> [Stored data]:
----
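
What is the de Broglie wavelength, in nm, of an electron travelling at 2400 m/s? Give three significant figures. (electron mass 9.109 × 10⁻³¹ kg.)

p = mv = 9.109 × 10⁻³¹ × 2400 = 2.186 × 10⁻²⁷ kg·m/s.
λ = h/p = 6.626 × 10⁻³⁴ / 2.186 × 10⁻²⁷ = 3.03 × 10⁻⁷ m = 303 nm.

λ = 303 nm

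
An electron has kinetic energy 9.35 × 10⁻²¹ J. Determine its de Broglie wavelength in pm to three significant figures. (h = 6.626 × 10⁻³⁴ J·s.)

λ = 5080 pm

p = √(2mKE) = √(2 × 9.109 × 10⁻³¹ × 9.350 × 10⁻²¹) = 1.305 × 10⁻²⁵ kg·m/s.
λ = h/p = 6.626 × 10⁻³⁴ / 1.305 × 10⁻²⁵ = 5.08 × 10⁻⁹ m = 5080 pm.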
----
Retype the records above exactly as they appear.

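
What is the de Broglie wavelength, in nm, of an electron travelling at 2400 m/s? Give three significant figures. (electron mass 9.109 × 10⁻³¹ kg.)

p = mv = 9.109 × 10⁻³¹ × 2400 = 2.186 × 10⁻²⁷ kg·m/s.
λ = h/p = 6.626 × 10⁻³⁴ / 2.186 × 10⁻²⁷ = 3.03 × 10⁻⁷ m = 303 nm.

λ = 303 nm

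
An electron has kinetic energy 9.35 × 10⁻²¹ J. Determine its de Broglie wavelength in pm to three significant figures. (h = 6.626 × 10⁻³⁴ J·s.)

λ = 5080 pm

p = √(2mKE) = √(2 × 9.109 × 10⁻³¹ × 9.350 × 10⁻²¹) = 1.305 × 10⁻²⁵ kg·m/s.
λ = h/p = 6.626 × 10⁻³⁴ / 1.305 × 10⁻²⁵ = 5.08 × 10⁻⁹ m = 5080 pm.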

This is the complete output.